Saved data entries
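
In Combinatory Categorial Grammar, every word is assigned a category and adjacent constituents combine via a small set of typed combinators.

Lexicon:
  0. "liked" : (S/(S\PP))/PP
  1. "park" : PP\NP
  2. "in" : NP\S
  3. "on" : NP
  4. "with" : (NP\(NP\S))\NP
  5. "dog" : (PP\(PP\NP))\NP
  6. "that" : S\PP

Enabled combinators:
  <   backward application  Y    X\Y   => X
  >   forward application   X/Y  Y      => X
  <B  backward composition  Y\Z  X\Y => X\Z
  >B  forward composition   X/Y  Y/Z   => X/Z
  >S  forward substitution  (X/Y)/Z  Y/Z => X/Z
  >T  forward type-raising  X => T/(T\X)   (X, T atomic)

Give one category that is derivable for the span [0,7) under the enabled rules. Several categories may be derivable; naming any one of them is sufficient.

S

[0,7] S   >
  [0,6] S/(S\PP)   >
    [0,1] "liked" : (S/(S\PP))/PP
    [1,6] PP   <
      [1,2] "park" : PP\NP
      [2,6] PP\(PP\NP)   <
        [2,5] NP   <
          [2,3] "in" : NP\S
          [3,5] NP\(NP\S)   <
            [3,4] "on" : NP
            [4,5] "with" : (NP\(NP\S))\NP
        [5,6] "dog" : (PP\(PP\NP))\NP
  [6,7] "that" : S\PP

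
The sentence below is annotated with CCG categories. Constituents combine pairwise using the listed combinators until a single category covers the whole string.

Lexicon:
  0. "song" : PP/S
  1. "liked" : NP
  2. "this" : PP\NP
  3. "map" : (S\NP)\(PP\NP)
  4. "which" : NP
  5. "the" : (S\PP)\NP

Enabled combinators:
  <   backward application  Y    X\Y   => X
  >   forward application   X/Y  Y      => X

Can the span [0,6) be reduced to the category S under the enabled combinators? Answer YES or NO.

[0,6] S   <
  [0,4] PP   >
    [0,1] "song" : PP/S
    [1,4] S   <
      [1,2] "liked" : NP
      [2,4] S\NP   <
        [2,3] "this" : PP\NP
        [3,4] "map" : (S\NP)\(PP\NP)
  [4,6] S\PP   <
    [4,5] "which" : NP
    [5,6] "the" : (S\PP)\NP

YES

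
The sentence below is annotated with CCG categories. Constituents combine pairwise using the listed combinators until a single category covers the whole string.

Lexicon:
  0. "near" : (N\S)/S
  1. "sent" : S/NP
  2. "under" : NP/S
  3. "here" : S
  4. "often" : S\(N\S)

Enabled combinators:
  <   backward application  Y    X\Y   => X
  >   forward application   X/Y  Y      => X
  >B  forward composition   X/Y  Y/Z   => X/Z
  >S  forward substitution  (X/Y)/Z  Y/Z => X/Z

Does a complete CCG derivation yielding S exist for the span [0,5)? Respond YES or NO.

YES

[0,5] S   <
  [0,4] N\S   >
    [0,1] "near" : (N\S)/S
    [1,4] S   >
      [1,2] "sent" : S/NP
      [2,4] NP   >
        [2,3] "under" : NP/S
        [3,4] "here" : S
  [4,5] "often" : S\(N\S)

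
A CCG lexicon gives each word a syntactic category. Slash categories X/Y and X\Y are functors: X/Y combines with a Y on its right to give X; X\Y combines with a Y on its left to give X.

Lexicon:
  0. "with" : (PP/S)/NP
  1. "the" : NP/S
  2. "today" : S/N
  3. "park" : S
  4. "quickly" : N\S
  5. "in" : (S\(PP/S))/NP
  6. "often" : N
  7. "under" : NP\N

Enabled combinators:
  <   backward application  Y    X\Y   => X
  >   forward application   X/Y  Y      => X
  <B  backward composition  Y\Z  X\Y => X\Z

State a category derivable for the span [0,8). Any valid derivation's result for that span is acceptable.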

**THE TASK:** Retype every line above with nothing changed.

**SOLUTION TO THIS EXERCISE:**
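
In Combinatory Categorial Grammar, every word is assigned a category and adjacent constituents combine via a small set of typed combinators.

Lexicon:
  0. "liked" : (S/(S\PP))/PP
  1. "park" : PP\NP
  2. "in" : NP\S
  3. "on" : NP
  4. "with" : (NP\(NP\S))\NP
  5. "dog" : (PP\(PP\NP))\NP
  6. "that" : S\PP

Enabled combinators:
  <   backward application  Y    X\Y   => X
  >   forward application   X/Y  Y      => X
  <B  backward composition  Y\Z  X\Y => X\Z
  >B  forward composition   X/Y  Y/Z   => X/Z
  >S  forward substitution  (X/Y)/Z  Y/Z => X/Z
  >T  forward type-raising  X => T/(T\X)   (X, T atomic)

Give one category that is derivable for the span [0,7) under the enabled rules. Several categories may be derivable; naming any one of them is sufficient.

S

[0,7] S   >
  [0,6] S/(S\PP)   >
    [0,1] "liked" : (S/(S\PP))/PP
    [1,6] PP   <
      [1,2] "park" : PP\NP
      [2,6] PP\(PP\NP)   <
        [2,5] NP   <
          [2,3] "in" : NP\S
          [3,5] NP\(NP\S)   <
            [3,4] "on" : NP
            [4,5] "with" : (NP\(NP\S))\NP
        [5,6] "dog" : (PP\(PP\NP))\NP
  [6,7] "that" : S\PP

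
The sentence below is annotated with CCG categories. Constituents combine pairwise using the listed combinators until a single category covers the whole string.

Lexicon:
  0. "song" : PP/S
  1. "liked" : NP
  2. "this" : PP\NP
  3. "map" : (S\NP)\(PP\NP)
  4. "which" : NP
  5. "the" : (S\PP)\NP

Enabled combinators:
  <   backward application  Y    X\Y   => X
  >   forward application   X/Y  Y      => X

Can the span [0,6) be reduced to the category S under the enabled combinators? Answer YES or NO.

[0,6] S   <
  [0,4] PP   >
    [0,1] "song" : PP/S
    [1,4] S   <
      [1,2] "liked" : NP
      [2,4] S\NP   <
        [2,3] "this" : PP\NP
        [3,4] "map" : (S\NP)\(PP\NP)
  [4,6] S\PP   <
    [4,5] "which" : NP
    [5,6] "the" : (S\PP)\NP

YES

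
The sentence below is annotated with CCG categories. Constituents combine pairwise using the listed combinators until a single category covers the whole string.

Lexicon:
  0. "near" : (N\S)/S
  1. "sent" : S/NP
  2. "under" : NP/S
  3. "here" : S
  4. "often" : S\(N\S)

Enabled combinators:
  <   backward application  Y    X\Y   => X
  >   forward application   X/Y  Y      => X
  >B  forward composition   X/Y  Y/Z   => X/Z
  >S  forward substitution  (X/Y)/Z  Y/Z => X/Z

Does a complete CCG derivation yielding S exist for the span [0,5)? Respond YES or NO.

YES

[0,5] S   <
  [0,4] N\S   >
    [0,1] "near" : (N\S)/S
    [1,4] S   >
      [1,2] "sent" : S/NP
      [2,4] NP   >
        [2,3] "under" : NP/S
        [3,4] "here" : S
  [4,5] "often" : S\(N\S)

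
A CCG lexicon gives each word a syntactic category. Slash categories X/Y and X\Y are functors: X/Y combines with a Y on its right to give X; X\Y combines with a Y on its left to give X.

Lexicon:
  0. "with" : (PP/S)/NP
  1. "the" : NP/S
  2. "today" : S/N
  3. "park" : S
  4. "quickly" : N\S
  5. "in" : (S\(PP/S))/NP
  6. "often" : N
  7. "under" : NP\N

Enabled combinators:
  <   backward application  Y    X\Y   => X
  >   forward application   X/Y  Y      => X
  <B  backward composition  Y\Z  X\Y => X\Z

State a category derivable for the span [0,8). Any valid derivation's result for that span is acceptable.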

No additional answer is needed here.